----- DATA FOR THIS TASK -----
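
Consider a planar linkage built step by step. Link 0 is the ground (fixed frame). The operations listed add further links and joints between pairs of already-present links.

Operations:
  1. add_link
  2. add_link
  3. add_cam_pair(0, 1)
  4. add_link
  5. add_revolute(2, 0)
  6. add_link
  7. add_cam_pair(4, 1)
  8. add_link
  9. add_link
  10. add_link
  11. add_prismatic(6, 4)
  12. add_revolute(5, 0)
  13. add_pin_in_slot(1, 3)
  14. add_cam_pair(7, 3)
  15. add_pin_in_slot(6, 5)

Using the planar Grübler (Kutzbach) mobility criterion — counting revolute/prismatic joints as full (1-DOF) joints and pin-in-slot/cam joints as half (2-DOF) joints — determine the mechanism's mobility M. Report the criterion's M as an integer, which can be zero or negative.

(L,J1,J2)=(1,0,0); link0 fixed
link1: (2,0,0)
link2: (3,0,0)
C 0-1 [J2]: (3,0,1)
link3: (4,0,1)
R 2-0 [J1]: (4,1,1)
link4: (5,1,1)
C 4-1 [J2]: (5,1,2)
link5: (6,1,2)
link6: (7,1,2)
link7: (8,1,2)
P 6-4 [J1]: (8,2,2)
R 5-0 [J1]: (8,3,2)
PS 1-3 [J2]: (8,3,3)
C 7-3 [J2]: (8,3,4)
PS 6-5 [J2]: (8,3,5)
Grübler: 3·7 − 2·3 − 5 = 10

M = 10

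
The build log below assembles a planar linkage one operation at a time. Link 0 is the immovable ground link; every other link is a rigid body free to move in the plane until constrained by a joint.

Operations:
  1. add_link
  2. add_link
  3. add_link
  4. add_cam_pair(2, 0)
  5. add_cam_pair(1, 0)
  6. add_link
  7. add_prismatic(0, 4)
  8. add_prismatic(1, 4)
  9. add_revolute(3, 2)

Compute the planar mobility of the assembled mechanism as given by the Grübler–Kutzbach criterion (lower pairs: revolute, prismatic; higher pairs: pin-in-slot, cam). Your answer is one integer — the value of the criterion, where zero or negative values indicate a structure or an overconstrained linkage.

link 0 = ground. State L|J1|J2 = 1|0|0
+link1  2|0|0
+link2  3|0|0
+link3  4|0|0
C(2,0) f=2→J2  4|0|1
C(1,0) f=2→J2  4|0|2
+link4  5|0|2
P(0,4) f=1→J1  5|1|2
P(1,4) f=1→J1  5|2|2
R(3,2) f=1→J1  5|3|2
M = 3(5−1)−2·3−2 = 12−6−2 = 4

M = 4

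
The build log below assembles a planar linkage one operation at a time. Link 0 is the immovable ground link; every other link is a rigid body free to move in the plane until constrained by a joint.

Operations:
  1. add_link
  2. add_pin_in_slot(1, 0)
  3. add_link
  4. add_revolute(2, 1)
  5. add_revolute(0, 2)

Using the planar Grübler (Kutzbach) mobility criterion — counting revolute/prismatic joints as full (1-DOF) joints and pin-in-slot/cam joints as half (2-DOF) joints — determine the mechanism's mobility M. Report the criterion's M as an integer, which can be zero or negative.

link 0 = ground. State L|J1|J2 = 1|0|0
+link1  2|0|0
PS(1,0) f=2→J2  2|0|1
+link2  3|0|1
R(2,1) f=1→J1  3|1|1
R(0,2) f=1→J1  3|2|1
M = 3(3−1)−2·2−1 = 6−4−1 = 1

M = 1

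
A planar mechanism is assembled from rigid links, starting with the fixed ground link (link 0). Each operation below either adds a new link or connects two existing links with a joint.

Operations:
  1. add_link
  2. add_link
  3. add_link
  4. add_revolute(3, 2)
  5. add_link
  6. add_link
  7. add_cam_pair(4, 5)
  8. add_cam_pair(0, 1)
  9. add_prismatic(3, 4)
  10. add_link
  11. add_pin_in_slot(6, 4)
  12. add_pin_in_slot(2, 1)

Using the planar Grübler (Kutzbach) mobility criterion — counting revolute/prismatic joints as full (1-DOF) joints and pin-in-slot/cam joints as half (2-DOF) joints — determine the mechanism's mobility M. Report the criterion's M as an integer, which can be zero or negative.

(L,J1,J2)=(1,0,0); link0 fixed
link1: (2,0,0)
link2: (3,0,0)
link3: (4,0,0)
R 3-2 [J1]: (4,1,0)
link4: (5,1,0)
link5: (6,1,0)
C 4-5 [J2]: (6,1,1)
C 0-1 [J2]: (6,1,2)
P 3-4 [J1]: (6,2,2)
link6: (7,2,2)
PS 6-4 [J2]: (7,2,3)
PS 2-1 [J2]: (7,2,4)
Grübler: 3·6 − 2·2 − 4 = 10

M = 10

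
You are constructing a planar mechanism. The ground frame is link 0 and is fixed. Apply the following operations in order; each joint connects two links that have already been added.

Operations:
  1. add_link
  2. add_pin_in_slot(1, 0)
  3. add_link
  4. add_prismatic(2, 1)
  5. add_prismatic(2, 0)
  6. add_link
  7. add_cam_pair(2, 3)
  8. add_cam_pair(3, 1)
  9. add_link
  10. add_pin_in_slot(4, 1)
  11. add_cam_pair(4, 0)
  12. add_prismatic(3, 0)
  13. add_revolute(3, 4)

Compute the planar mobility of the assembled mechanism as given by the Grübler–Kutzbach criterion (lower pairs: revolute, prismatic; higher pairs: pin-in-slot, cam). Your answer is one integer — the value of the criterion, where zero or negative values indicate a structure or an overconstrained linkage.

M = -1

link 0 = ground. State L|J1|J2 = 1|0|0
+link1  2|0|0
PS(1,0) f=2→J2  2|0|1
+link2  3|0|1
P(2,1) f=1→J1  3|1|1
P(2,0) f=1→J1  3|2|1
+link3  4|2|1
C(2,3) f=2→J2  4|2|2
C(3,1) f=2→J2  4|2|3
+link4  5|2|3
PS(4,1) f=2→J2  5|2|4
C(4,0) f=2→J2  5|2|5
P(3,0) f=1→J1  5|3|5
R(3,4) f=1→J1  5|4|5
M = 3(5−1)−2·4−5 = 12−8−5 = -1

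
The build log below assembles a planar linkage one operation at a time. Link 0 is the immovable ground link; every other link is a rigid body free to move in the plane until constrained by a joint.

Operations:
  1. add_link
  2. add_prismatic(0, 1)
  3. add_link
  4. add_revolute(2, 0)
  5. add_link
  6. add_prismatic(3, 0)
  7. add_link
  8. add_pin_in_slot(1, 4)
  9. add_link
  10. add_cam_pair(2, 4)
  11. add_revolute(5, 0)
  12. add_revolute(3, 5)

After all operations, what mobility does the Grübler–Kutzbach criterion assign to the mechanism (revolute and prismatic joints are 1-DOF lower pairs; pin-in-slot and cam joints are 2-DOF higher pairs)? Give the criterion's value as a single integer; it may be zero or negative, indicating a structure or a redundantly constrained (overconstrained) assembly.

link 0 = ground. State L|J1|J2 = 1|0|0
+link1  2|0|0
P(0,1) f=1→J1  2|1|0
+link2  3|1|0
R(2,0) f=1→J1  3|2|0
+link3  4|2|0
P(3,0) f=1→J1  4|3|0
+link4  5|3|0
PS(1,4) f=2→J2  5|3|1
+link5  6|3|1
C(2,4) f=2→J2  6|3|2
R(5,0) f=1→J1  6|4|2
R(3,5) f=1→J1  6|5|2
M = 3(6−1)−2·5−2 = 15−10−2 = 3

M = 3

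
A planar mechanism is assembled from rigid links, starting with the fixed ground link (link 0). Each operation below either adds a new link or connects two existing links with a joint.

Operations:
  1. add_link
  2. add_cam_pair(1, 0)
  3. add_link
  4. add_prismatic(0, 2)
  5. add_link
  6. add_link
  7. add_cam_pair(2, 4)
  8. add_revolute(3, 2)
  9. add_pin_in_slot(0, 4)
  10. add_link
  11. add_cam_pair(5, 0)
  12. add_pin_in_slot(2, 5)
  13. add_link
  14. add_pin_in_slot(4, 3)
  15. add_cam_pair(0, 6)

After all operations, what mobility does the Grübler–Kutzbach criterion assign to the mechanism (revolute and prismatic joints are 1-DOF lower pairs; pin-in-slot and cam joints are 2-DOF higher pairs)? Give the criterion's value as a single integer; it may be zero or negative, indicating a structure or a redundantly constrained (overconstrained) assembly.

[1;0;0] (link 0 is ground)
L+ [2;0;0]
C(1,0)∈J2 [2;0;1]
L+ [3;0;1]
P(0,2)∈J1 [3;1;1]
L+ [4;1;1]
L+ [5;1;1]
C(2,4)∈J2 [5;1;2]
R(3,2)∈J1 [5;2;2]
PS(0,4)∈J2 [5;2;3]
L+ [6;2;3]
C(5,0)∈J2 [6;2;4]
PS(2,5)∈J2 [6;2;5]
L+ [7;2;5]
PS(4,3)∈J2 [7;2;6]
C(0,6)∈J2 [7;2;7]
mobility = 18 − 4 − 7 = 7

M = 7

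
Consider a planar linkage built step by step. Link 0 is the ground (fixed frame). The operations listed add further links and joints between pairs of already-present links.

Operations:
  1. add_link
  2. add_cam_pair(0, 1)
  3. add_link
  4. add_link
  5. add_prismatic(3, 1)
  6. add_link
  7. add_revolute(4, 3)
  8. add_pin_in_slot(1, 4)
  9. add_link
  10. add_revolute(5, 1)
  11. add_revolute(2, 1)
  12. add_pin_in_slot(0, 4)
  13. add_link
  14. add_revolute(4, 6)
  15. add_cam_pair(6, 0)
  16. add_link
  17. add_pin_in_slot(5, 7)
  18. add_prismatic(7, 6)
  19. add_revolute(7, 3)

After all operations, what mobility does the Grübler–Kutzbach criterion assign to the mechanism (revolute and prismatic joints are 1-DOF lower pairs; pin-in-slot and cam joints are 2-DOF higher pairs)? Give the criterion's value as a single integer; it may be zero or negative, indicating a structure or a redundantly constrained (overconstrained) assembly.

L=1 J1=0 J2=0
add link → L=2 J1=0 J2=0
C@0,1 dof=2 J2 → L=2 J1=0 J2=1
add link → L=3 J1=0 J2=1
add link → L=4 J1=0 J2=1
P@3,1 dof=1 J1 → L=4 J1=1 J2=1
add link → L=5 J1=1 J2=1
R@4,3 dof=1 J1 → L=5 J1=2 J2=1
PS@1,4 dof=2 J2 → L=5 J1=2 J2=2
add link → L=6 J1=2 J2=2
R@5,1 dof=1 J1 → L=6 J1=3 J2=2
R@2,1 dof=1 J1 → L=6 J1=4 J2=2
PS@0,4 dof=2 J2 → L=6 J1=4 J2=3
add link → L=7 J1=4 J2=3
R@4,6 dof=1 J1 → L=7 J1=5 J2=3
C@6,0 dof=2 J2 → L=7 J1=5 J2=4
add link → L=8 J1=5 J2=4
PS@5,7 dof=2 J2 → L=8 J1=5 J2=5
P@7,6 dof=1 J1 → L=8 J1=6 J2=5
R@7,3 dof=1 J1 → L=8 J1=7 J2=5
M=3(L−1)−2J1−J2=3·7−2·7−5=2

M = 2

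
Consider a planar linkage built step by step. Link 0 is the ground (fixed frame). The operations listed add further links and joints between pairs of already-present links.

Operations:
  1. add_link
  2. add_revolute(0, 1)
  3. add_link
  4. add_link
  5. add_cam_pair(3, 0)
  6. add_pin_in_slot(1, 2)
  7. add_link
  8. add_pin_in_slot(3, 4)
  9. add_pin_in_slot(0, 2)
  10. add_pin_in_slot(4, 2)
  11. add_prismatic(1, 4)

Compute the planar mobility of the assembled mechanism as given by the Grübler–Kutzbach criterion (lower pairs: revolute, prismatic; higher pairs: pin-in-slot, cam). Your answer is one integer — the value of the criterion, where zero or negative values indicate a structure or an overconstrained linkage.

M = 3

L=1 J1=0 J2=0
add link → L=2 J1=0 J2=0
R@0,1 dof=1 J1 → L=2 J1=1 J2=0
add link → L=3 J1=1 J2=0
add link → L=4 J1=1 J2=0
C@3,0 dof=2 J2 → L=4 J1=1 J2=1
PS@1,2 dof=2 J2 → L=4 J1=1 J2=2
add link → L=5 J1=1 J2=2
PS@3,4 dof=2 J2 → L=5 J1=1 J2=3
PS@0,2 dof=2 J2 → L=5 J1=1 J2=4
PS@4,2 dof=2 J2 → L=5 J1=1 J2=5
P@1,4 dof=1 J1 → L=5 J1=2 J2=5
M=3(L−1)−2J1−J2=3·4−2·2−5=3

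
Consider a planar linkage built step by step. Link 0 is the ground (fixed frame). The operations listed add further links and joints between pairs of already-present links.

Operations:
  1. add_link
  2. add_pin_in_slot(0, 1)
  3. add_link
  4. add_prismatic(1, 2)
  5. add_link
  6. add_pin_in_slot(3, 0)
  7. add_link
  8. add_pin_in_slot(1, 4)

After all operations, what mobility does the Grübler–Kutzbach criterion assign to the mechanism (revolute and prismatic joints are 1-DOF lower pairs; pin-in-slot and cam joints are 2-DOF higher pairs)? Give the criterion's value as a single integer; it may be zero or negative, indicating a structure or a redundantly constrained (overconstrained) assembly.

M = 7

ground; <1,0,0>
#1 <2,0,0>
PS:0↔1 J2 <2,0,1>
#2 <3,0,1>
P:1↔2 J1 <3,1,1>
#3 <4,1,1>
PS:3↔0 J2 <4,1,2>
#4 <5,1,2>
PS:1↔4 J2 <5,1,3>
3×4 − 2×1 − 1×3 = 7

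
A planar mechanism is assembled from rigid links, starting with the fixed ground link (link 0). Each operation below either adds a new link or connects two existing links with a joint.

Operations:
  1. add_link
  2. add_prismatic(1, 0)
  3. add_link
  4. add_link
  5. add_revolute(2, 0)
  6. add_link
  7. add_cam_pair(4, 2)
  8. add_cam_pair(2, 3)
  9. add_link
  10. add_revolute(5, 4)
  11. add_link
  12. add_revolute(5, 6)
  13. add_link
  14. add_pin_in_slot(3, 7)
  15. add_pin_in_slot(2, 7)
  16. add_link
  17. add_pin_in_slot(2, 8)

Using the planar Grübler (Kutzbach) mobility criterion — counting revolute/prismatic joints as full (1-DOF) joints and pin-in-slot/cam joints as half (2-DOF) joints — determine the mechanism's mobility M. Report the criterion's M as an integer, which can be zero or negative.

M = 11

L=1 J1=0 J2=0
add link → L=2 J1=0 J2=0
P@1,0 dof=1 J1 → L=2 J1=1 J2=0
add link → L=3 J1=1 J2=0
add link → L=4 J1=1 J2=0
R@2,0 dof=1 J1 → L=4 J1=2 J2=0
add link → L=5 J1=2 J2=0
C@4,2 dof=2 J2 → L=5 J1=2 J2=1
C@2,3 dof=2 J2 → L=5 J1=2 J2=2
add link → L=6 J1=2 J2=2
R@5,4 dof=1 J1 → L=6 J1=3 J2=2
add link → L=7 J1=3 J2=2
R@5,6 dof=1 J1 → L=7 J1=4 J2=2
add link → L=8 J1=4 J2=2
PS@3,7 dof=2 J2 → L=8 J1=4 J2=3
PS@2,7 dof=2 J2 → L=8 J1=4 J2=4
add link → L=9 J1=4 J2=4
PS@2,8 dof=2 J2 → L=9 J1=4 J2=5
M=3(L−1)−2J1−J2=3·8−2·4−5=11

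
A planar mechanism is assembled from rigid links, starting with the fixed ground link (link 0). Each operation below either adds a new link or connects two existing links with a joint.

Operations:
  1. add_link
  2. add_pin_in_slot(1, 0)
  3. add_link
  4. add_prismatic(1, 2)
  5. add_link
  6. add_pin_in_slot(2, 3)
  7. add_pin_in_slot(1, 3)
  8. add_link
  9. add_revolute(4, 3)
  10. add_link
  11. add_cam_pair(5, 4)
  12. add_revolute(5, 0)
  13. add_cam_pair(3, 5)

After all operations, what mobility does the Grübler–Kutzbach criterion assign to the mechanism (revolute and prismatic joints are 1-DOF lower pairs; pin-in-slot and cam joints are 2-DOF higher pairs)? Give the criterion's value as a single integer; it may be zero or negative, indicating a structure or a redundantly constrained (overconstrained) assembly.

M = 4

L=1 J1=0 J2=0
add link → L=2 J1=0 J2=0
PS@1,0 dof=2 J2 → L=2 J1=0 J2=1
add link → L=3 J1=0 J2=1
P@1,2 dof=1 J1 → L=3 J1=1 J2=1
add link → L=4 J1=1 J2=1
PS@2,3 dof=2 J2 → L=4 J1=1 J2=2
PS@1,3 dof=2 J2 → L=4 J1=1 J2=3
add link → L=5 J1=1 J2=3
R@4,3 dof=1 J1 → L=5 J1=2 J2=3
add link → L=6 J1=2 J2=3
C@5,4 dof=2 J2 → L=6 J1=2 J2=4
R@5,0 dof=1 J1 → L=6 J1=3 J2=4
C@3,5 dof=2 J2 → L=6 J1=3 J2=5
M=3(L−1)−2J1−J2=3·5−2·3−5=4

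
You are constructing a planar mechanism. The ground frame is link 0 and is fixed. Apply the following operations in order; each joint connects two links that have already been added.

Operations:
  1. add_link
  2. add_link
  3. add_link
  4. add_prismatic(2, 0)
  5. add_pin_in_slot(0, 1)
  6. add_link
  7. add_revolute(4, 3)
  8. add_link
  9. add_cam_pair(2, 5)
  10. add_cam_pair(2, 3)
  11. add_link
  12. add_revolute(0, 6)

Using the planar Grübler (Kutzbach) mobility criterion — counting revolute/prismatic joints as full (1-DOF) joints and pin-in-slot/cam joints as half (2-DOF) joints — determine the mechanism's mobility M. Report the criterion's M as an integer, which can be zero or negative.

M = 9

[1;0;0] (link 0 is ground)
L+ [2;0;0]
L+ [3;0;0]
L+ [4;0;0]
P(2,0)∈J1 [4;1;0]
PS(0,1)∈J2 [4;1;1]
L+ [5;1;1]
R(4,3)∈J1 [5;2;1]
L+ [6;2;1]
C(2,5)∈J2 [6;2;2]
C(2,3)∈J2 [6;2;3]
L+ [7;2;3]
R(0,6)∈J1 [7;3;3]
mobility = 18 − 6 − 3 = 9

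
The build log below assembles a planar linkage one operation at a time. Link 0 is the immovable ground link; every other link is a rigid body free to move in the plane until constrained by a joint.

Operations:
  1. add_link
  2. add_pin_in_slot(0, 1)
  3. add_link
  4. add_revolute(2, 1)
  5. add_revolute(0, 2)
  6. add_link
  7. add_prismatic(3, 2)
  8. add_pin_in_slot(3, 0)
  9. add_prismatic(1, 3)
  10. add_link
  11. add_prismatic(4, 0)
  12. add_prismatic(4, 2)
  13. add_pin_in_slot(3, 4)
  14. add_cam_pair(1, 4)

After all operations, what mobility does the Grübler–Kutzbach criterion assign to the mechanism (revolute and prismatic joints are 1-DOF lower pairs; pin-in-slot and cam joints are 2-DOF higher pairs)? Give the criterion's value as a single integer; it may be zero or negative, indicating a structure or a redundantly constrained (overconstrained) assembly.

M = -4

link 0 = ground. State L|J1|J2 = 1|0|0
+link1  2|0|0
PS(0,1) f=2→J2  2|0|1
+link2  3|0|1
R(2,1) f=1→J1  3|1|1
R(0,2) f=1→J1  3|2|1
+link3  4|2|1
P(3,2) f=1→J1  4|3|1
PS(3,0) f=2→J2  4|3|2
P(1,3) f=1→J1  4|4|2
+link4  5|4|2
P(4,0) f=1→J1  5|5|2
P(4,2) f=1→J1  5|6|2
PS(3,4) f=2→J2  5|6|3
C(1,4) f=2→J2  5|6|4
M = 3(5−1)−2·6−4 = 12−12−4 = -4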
-----
The answer should consist of the lines from the first line of the entries through the line with "13. add_pin_in_slot(1, 3)", copied exactly.

◆ ANSWER TO THE EXERCISE:
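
Consider a planar linkage built step by step. Link 0 is the ground (fixed frame). The operations listed add further links and joints between pairs of already-present links.

Operations:
  1. add_link
  2. add_link
  3. add_cam_pair(0, 1)
  4. add_link
  5. add_revolute(2, 0)
  6. add_link
  7. add_cam_pair(4, 1)
  8. add_link
  9. add_link
  10. add_link
  11. add_prismatic(6, 4)
  12. add_revolute(5, 0)
  13. add_pin_in_slot(1, 3)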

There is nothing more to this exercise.